* [Exercise input]:

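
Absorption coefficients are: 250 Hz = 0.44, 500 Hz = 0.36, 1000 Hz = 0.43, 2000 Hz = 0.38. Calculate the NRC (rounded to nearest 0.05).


Given values:
  a_250 = 0.44, a_500 = 0.36
  a_1000 = 0.43, a_2000 = 0.38
Formula: NRC = (a250 + a500 + a1000 + a2000) / 4
Sum = 0.44 + 0.36 + 0.43 + 0.38 = 1.61
NRC = 1.61 / 4 = 0.4025
Rounded to nearest 0.05: 0.4

0.4


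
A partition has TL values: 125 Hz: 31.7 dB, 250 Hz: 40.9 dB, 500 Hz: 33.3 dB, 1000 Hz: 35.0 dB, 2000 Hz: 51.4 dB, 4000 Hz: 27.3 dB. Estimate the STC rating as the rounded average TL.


Given TL values at each frequency:
  125 Hz: 31.7 dB
  250 Hz: 40.9 dB
  500 Hz: 33.3 dB
  1000 Hz: 35.0 dB
  2000 Hz: 51.4 dB
  4000 Hz: 27.3 dB
Formula: STC ~ round(average of TL values)
Sum = 31.7 + 40.9 + 33.3 + 35.0 + 51.4 + 27.3 = 219.6
Average = 219.6 / 6 = 36.6
Rounded: 37

37


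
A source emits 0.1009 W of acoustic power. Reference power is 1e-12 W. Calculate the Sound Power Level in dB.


Given values:
  W = 0.1009 W
  W_ref = 1e-12 W
Formula: SWL = 10 * log10(W / W_ref)
Compute ratio: W / W_ref = 100900000000
Compute log10: log10(100900000000) = 11.003891
Multiply: SWL = 10 * 11.003891 = 110.04

110.04 dB


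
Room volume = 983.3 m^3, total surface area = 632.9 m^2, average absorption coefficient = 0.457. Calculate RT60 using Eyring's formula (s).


Given values:
  V = 983.3 m^3, S = 632.9 m^2, alpha = 0.457
Formula: RT60 = 0.161 * V / (-S * ln(1 - alpha))
Compute ln(1 - 0.457) = ln(0.543) = -0.610646
Denominator: -632.9 * -0.610646 = 386.4779
Numerator: 0.161 * 983.3 = 158.3113
RT60 = 158.3113 / 386.4779 = 0.41

0.41 s


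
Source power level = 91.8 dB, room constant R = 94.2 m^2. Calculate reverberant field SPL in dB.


Given values:
  Lw = 91.8 dB, R = 94.2 m^2
Formula: SPL = Lw + 10 * log10(4 / R)
Compute 4 / R = 4 / 94.2 = 0.042463
Compute 10 * log10(0.042463) = -13.7199
SPL = 91.8 + (-13.7199) = 78.08

78.08 dB


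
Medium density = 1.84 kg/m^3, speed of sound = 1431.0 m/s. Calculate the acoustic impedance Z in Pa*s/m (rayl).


Given values:
  rho = 1.84 kg/m^3
  c = 1431.0 m/s
Formula: Z = rho * c
Z = 1.84 * 1431.0
Z = 2633.04

2633.04 rayl


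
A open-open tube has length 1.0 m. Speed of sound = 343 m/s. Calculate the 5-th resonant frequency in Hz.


Given values:
  Tube type: open-open, L = 1.0 m, c = 343 m/s, n = 5
Formula: f_n = n * c / (2 * L)
Compute 2 * L = 2 * 1.0 = 2.0
f = 5 * 343 / 2.0
f = 857.5

857.5 Hz


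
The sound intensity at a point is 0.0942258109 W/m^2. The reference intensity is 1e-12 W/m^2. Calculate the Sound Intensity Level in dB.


Given values:
  I = 0.0942258109 W/m^2
  I_ref = 1e-12 W/m^2
Formula: SIL = 10 * log10(I / I_ref)
Compute ratio: I / I_ref = 94225810900
Compute log10: log10(94225810900) = 10.97417
Multiply: SIL = 10 * 10.97417 = 109.74

109.74 dB


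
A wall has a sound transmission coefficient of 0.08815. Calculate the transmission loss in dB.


Given values:
  tau = 0.08815
Formula: TL = 10 * log10(1 / tau)
Compute 1 / tau = 1 / 0.08815 = 11.3443
Compute log10(11.3443) = 1.054778
TL = 10 * 1.054778 = 10.55

10.55 dB


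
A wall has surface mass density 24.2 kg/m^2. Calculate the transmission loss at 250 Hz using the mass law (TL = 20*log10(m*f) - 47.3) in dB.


Given values:
  m = 24.2 kg/m^2, f = 250 Hz
Formula: TL = 20 * log10(m * f) - 47.3
Compute m * f = 24.2 * 250 = 6050.0
Compute log10(6050.0) = 3.781755
Compute 20 * 3.781755 = 75.6351
TL = 75.6351 - 47.3 = 28.34

28.34 dB


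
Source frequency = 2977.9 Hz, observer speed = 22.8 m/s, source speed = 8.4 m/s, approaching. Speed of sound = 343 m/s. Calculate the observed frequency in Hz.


Given values:
  f_s = 2977.9 Hz, v_o = 22.8 m/s, v_s = 8.4 m/s
  Direction: approaching
Formula: f_o = f_s * (c + v_o) / (c - v_s)
Numerator: c + v_o = 343 + 22.8 = 365.8
Denominator: c - v_s = 343 - 8.4 = 334.6
f_o = 2977.9 * 365.8 / 334.6 = 3255.58

3255.58 Hz


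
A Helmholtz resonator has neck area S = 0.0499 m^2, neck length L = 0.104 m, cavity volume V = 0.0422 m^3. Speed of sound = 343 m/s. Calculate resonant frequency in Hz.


Given values:
  S = 0.0499 m^2, L = 0.104 m, V = 0.0422 m^3, c = 343 m/s
Formula: f = (c / (2*pi)) * sqrt(S / (V * L))
Compute V * L = 0.0422 * 0.104 = 0.0043888
Compute S / (V * L) = 0.0499 / 0.0043888 = 11.3699
Compute sqrt(11.3699) = 3.371928
Compute c / (2*pi) = 343 / 6.283185 = 54.590148
f = 54.590148 * 3.371928 = 184.07

184.07 Hz


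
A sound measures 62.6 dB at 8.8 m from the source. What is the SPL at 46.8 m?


Given values:
  SPL1 = 62.6 dB, r1 = 8.8 m, r2 = 46.8 m
Formula: SPL2 = SPL1 - 20 * log10(r2 / r1)
Compute ratio: r2 / r1 = 46.8 / 8.8 = 5.3182
Compute log10: log10(5.3182) = 0.725765
Compute drop: 20 * 0.725765 = 14.5153
SPL2 = 62.6 - 14.5153 = 48.08

48.08 dB


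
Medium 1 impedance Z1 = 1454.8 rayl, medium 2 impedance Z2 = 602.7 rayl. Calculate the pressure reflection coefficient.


Given values:
  Z1 = 1454.8 rayl, Z2 = 602.7 rayl
Formula: R = (Z2 - Z1) / (Z2 + Z1)
Numerator: Z2 - Z1 = 602.7 - 1454.8 = -852.1
Denominator: Z2 + Z1 = 602.7 + 1454.8 = 2057.5
R = -852.1 / 2057.5 = -0.4141

-0.4141


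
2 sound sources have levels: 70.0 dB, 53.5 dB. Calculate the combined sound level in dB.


Formula: L_total = 10 * log10( sum(10^(Li/10)) )
  Source 1: 10^(70.0/10) = 10000000.0
  Source 2: 10^(53.5/10) = 223872.1139
Sum of linear values = 10223872.1139
L_total = 10 * log10(10223872.1139) = 70.1

70.1 dB


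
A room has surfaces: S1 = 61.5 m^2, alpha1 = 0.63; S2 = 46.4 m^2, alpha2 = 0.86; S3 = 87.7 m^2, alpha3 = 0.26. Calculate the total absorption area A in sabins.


Given surfaces:
  Surface 1: 61.5 * 0.63 = 38.745
  Surface 2: 46.4 * 0.86 = 39.904
  Surface 3: 87.7 * 0.26 = 22.802
Formula: A = sum(Si * alpha_i)
A = 38.745 + 39.904 + 22.802
A = 101.45

101.45 sabins


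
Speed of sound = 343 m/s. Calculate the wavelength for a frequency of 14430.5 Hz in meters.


Given values:
  c = 343 m/s, f = 14430.5 Hz
Formula: lambda = c / f
lambda = 343 / 14430.5
lambda = 0.0238

0.0238 m


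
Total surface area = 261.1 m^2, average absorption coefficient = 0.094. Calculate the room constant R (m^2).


Given values:
  S = 261.1 m^2, alpha = 0.094
Formula: R = S * alpha / (1 - alpha)
Numerator: 261.1 * 0.094 = 24.5434
Denominator: 1 - 0.094 = 0.906
R = 24.5434 / 0.906 = 27.09

27.09 m^2


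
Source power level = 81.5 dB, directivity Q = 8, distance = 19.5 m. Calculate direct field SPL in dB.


Given values:
  Lw = 81.5 dB, Q = 8, r = 19.5 m
Formula: SPL = Lw + 10 * log10(Q / (4 * pi * r^2))
Compute 4 * pi * r^2 = 4 * pi * 19.5^2 = 4778.3624
Compute Q / denom = 8 / 4778.3624 = 0.00167421
Compute 10 * log10(0.00167421) = -27.7619
SPL = 81.5 + (-27.7619) = 53.74

53.74 dB


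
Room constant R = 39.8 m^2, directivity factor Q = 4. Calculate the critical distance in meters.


Given values:
  R = 39.8 m^2, Q = 4
Formula: d_c = 0.141 * sqrt(Q * R)
Compute Q * R = 4 * 39.8 = 159.2
Compute sqrt(159.2) = 12.6174
d_c = 0.141 * 12.6174 = 1.779

1.779 m


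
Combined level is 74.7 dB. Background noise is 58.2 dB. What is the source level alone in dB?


Given values:
  L_total = 74.7 dB, L_bg = 58.2 dB
Formula: L_source = 10 * log10(10^(L_total/10) - 10^(L_bg/10))
Convert to linear:
  10^(74.7/10) = 29512092.2667
  10^(58.2/10) = 660693.448
Difference: 29512092.2667 - 660693.448 = 28851398.8187
L_source = 10 * log10(28851398.8187) = 74.6

74.6 dB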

* [What the task asks]: Print exactly the lines that run from the line containing "Combined level is" to the end of the data, both ends included.

* [Problem solution]:
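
Combined level is 74.7 dB. Background noise is 58.2 dB. What is the source level alone in dB?


Given values:
  L_total = 74.7 dB, L_bg = 58.2 dB
Formula: L_source = 10 * log10(10^(L_total/10) - 10^(L_bg/10))
Convert to linear:
  10^(74.7/10) = 29512092.2667
  10^(58.2/10) = 660693.448
Difference: 29512092.2667 - 660693.448 = 28851398.8187
L_source = 10 * log10(28851398.8187) = 74.6

74.6 dB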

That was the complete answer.